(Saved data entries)
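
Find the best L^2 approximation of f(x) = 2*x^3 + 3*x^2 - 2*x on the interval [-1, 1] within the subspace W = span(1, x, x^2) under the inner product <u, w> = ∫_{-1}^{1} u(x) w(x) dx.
g(x) = 3*x^2 - 4*x/5

The best approximation g ∈ W is the orthogonal projection of f onto W. Writing g = a_0 + a_1 x + a_2 x^2, the coefficients solve the normal equations G · a = b where
  G_{ij} = <φ_i, φ_j> and b_i = <f, φ_i>, with φ_0 = 1, φ_1 = x, φ_2 = x^2.
G =
  [2, 0, 2/3]
  [0, 2/3, 0]
  [2/3, 0, 2/5],
b = (2, -8/15, 6/5).
Solving gives a_0 = 0, a_1 = -4/5, a_2 = 3, so
  g(x) = 3*x^2 - 4*x/5.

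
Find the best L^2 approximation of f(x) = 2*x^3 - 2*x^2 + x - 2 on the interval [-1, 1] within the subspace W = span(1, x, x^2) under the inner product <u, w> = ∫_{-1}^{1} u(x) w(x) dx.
g(x) = -2*x^2 + 11*x/5 - 2

The best approximation g ∈ W is the orthogonal projection of f onto W. Writing g = a_0 + a_1 x + a_2 x^2, the coefficients solve the normal equations G · a = b where
  G_{ij} = <φ_i, φ_j> and b_i = <f, φ_i>, with φ_0 = 1, φ_1 = x, φ_2 = x^2.
G =
  [2, 0, 2/3]
  [0, 2/3, 0]
  [2/3, 0, 2/5],
b = (-16/3, 22/15, -32/15).
Solving gives a_0 = -2, a_1 = 11/5, a_2 = -2, so
  g(x) = -2*x^2 + 11*x/5 - 2.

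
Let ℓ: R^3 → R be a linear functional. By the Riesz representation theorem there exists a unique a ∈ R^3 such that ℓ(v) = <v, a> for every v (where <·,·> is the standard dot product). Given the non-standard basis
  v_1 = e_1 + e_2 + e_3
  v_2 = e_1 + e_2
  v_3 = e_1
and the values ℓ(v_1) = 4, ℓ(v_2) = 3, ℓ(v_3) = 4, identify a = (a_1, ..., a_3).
a = (4, -1, 1)

Write a = (a_1, ..., a_3) in the standard basis. For each basis vector v_i, ℓ(v_i) = <v_i, a> is a linear equation in the a_j's. Collect the n equations into a matrix system V a = ℓ, where row i of V is v_i (expressed in the standard basis). Since V is invertible (lower-triangular with 1s on the diagonal, up to permutation), solve by back-substitution:
  V =
[[1, 1, 1],
 [1, 1, 0],
 [1, 0, 0]]
  V a = (4, 3, 4)
Solving gives a = (4, -1, 1).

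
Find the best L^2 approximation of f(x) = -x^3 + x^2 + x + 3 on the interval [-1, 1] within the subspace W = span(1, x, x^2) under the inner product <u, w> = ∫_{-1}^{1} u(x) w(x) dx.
g(x) = x^2 + 2*x/5 + 3

The best approximation g ∈ W is the orthogonal projection of f onto W. Writing g = a_0 + a_1 x + a_2 x^2, the coefficients solve the normal equations G · a = b where
  G_{ij} = <φ_i, φ_j> and b_i = <f, φ_i>, with φ_0 = 1, φ_1 = x, φ_2 = x^2.
G =
  [2, 0, 2/3]
  [0, 2/3, 0]
  [2/3, 0, 2/5],
b = (20/3, 4/15, 12/5).
Solving gives a_0 = 3, a_1 = 2/5, a_2 = 1, so
  g(x) = x^2 + 2*x/5 + 3.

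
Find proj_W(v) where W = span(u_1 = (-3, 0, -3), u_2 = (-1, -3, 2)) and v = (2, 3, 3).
proj_W(v) = (10/3, 5/3, 5/3)

Set up U = [u_1 | ... | u_2] ∈ R^(3×2). The projector onto W = col(U) is P = U (U^T U)^(-1) U^T.
Compute U^T U =
  [18, -3]
  [-3, 14],
and U^T v = (-15, -5).
Solve U^T U · c = U^T v for the coefficients: c = (-25/27, -5/9). The projection is proj_W(v) = U c.
Check: (v - proj_W(v)) · u_1 = 0  (should be 0).
Check: (v - proj_W(v)) · u_2 = 0  (should be 0).
Result: proj_W(v) = (10/3, 5/3, 5/3).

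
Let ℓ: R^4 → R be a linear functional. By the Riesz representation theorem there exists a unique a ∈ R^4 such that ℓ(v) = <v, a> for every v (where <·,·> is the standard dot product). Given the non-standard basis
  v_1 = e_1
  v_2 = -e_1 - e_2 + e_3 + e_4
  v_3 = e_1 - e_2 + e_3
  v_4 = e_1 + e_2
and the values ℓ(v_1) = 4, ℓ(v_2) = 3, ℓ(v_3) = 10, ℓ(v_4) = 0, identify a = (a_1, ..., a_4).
a = (4, -4, 2, 1)

Write a = (a_1, ..., a_4) in the standard basis. For each basis vector v_i, ℓ(v_i) = <v_i, a> is a linear equation in the a_j's. Collect the n equations into a matrix system V a = ℓ, where row i of V is v_i (expressed in the standard basis). Since V is invertible (lower-triangular with 1s on the diagonal, up to permutation), solve by back-substitution:
  V =
[[1, 0, 0, 0],
 [-1, -1, 1, 1],
 [1, -1, 1, 0],
 [1, 1, 0, 0]]
  V a = (4, 3, 10, 0)
Solving gives a = (4, -4, 2, 1).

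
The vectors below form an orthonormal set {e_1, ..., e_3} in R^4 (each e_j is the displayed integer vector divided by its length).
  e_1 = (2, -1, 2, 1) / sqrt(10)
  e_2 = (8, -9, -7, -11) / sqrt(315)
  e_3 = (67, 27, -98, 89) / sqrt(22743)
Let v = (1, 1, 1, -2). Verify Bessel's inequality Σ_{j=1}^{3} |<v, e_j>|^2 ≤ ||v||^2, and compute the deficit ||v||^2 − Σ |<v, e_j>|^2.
Σ |<v, e_j>|^2 = 1573/722; ||v||^2 = 7; deficit = 3481/722

Write each e_j = u_j / sqrt(<u_j, u_j>) where u_j is the displayed integer vector. Then <v, e_j> = <v, u_j> / sqrt(<u_j, u_j>), so |<v, e_j>|^2 = <v, u_j>^2 / <u_j, u_j>.
Coefficients: <v, e_1> = 1/sqrt(10), <v, e_2> = 14/sqrt(315), <v, e_3> = -182/sqrt(22743).
Square and sum: Σ |<v, e_j>|^2 = 1573/722.
Compute ||v||^2 = v·v = 7.
Deficit = 7 − 1573/722 = 3481/722 ≥ 0, confirming Bessel's inequality. (The deficit equals ||v − Σ <v,e_j> e_j||^2, the squared distance from v to span{e_j}.)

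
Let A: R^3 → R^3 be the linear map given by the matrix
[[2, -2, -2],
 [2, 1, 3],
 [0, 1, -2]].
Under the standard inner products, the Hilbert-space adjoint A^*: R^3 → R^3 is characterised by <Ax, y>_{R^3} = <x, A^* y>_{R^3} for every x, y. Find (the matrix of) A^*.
A^* = A^T =
[[2, 2, 0],
 [-2, 1, 1],
 [-2, 3, -2]]

For real matrices with standard dot products, the defining identity <Ax, y> = <x, A^* y> gives (Ax)^T y = x^T (A^*) y, i.e. x^T A^T y = x^T (A^*) y. Since this holds for all x, y, we must have A^* = A^T. Therefore
A^* =
[[2, 2, 0],
 [-2, 1, 1],
 [-2, 3, -2]].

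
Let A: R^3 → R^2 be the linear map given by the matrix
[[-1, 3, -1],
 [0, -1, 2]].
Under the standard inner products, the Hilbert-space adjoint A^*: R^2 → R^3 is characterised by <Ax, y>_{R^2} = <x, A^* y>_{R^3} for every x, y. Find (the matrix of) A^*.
A^* = A^T =
[[-1, 0],
 [3, -1],
 [-1, 2]]

For real matrices with standard dot products, the defining identity <Ax, y> = <x, A^* y> gives (Ax)^T y = x^T (A^*) y, i.e. x^T A^T y = x^T (A^*) y. Since this holds for all x, y, we must have A^* = A^T. Therefore
A^* =
[[-1, 0],
 [3, -1],
 [-1, 2]].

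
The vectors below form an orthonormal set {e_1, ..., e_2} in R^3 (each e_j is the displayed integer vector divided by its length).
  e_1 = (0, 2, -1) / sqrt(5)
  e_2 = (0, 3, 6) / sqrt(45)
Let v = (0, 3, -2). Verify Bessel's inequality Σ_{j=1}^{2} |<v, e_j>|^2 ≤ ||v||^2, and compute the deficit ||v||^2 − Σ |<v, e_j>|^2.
Σ |<v, e_j>|^2 = 13; ||v||^2 = 13; deficit = 0

Write each e_j = u_j / sqrt(<u_j, u_j>) where u_j is the displayed integer vector. Then <v, e_j> = <v, u_j> / sqrt(<u_j, u_j>), so |<v, e_j>|^2 = <v, u_j>^2 / <u_j, u_j>.
Coefficients: <v, e_1> = 8/sqrt(5), <v, e_2> = -3/sqrt(45).
Square and sum: Σ |<v, e_j>|^2 = 13.
Compute ||v||^2 = v·v = 13.
Deficit = 13 − 13 = 0 ≥ 0, confirming Bessel's inequality. (The deficit equals ||v − Σ <v,e_j> e_j||^2, the squared distance from v to span{e_j}.)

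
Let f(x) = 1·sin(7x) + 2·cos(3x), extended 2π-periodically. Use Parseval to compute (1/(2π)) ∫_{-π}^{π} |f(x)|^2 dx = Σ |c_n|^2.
Σ |c_n|^2 = 5/2

Expand |f|^2 and use orthogonality of {sin(nx), cos(mx)} on [-π, π]:
  ∫_{-π}^{π} sin(nx)^2 dx = π, ∫ cos(mx)^2 dx = π, and cross terms integrate to 0.
So ∫_{-π}^{π} f(x)^2 dx = 1^2 · π + 2^2 · π = (1 + 4)π.
Divide by 2π: (1 + 4)/2 = 5/2.
By Parseval, this equals Σ |c_n|^2.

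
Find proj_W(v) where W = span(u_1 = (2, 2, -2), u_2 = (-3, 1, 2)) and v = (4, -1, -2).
proj_W(v) = (95/26, -29/26, -32/13)

Set up U = [u_1 | ... | u_2] ∈ R^(3×2). The projector onto W = col(U) is P = U (U^T U)^(-1) U^T.
Compute U^T U =
  [12, -8]
  [-8, 14],
and U^T v = (10, -17).
Solve U^T U · c = U^T v for the coefficients: c = (1/26, -31/26). The projection is proj_W(v) = U c.
Check: (v - proj_W(v)) · u_1 = 0  (should be 0).
Check: (v - proj_W(v)) · u_2 = 0  (should be 0).
Result: proj_W(v) = (95/26, -29/26, -32/13).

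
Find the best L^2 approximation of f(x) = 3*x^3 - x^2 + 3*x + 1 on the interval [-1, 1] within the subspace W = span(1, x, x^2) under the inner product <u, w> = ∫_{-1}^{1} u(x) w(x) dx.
g(x) = -x^2 + 24*x/5 + 1

The best approximation g ∈ W is the orthogonal projection of f onto W. Writing g = a_0 + a_1 x + a_2 x^2, the coefficients solve the normal equations G · a = b where
  G_{ij} = <φ_i, φ_j> and b_i = <f, φ_i>, with φ_0 = 1, φ_1 = x, φ_2 = x^2.
G =
  [2, 0, 2/3]
  [0, 2/3, 0]
  [2/3, 0, 2/5],
b = (4/3, 16/5, 4/15).
Solving gives a_0 = 1, a_1 = 24/5, a_2 = -1, so
  g(x) = -x^2 + 24*x/5 + 1.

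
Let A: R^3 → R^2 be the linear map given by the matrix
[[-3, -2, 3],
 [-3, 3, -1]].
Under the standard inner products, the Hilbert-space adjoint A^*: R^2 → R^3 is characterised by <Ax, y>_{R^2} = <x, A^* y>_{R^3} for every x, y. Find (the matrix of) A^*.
A^* = A^T =
[[-3, -3],
 [-2, 3],
 [3, -1]]

For real matrices with standard dot products, the defining identity <Ax, y> = <x, A^* y> gives (Ax)^T y = x^T (A^*) y, i.e. x^T A^T y = x^T (A^*) y. Since this holds for all x, y, we must have A^* = A^T. Therefore
A^* =
[[-3, -3],
 [-2, 3],
 [3, -1]].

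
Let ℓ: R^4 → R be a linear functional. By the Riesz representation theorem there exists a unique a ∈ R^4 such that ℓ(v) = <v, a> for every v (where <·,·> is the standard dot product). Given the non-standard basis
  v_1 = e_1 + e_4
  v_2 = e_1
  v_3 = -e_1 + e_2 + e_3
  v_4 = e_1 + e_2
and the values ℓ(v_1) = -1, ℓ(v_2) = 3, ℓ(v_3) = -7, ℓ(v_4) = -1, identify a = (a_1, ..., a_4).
a = (3, -4, 0, -4)

Write a = (a_1, ..., a_4) in the standard basis. For each basis vector v_i, ℓ(v_i) = <v_i, a> is a linear equation in the a_j's. Collect the n equations into a matrix system V a = ℓ, where row i of V is v_i (expressed in the standard basis). Since V is invertible (lower-triangular with 1s on the diagonal, up to permutation), solve by back-substitution:
  V =
[[1, 0, 0, 1],
 [1, 0, 0, 0],
 [-1, 1, 1, 0],
 [1, 1, 0, 0]]
  V a = (-1, 3, -7, -1)
Solving gives a = (3, -4, 0, -4).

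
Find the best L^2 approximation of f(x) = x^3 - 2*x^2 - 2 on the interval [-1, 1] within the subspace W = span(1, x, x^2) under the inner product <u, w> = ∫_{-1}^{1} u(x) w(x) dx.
g(x) = -2*x^2 + 3*x/5 - 2

The best approximation g ∈ W is the orthogonal projection of f onto W. Writing g = a_0 + a_1 x + a_2 x^2, the coefficients solve the normal equations G · a = b where
  G_{ij} = <φ_i, φ_j> and b_i = <f, φ_i>, with φ_0 = 1, φ_1 = x, φ_2 = x^2.
G =
  [2, 0, 2/3]
  [0, 2/3, 0]
  [2/3, 0, 2/5],
b = (-16/3, 2/5, -32/15).
Solving gives a_0 = -2, a_1 = 3/5, a_2 = -2, so
  g(x) = -2*x^2 + 3*x/5 - 2.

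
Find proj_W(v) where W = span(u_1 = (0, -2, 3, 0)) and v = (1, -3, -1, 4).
proj_W(v) = (0, -6/13, 9/13, 0)

Set up U = [u_1 | ... | u_1] ∈ R^(4×1). The projector onto W = col(U) is P = U (U^T U)^(-1) U^T.
Compute U^T U =
  [13],
and U^T v = (3).
Solve U^T U · c = U^T v for the coefficients: c = (3/13). The projection is proj_W(v) = U c.
Check: (v - proj_W(v)) · u_1 = 0  (should be 0).
Result: proj_W(v) = (0, -6/13, 9/13, 0).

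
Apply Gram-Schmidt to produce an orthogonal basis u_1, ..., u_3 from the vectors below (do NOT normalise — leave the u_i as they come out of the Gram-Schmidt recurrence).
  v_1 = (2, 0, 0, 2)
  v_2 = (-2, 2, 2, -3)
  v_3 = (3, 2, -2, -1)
Orthogonal basis:
  u_1 = (2, 0, 0, 2)
  u_2 = (1/2, 2, 2, -1/2)
  u_3 = (32/17, 26/17, -42/17, -32/17)

Apply the Gram-Schmidt recurrence
  u_1 = v_1
  u_i = v_i − Σ_{j<i} ((v_i · u_j) / (u_j · u_j)) · u_j.

Step by step this gives:
  u_1 = (2, 0, 0, 2)
  u_2 = (1/2, 2, 2, -1/2)
  u_3 = (32/17, 26/17, -42/17, -32/17)

Orthogonality check:
  u_2 · u_1 = 0 (should be 0)
  u_3 · u_1 = 0 (should be 0)
  u_3 · u_2 = 0 (should be 0)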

- **Exercise brief**
From the entries above, print the lines beginning at the one with "in R^4 (each" and stopping after the one with "e_3 = (67, 27, -98, 89) / sqrt(22743)", exactly as written and with nothing else.

- **Solution**
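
The vectors below form an orthonormal set {e_1, ..., e_3} in R^4 (each e_j is the displayed integer vector divided by its length).
  e_1 = (2, -1, 2, 1) / sqrt(10)
  e_2 = (8, -9, -7, -11) / sqrt(315)
  e_3 = (67, 27, -98, 89) / sqrt(22743)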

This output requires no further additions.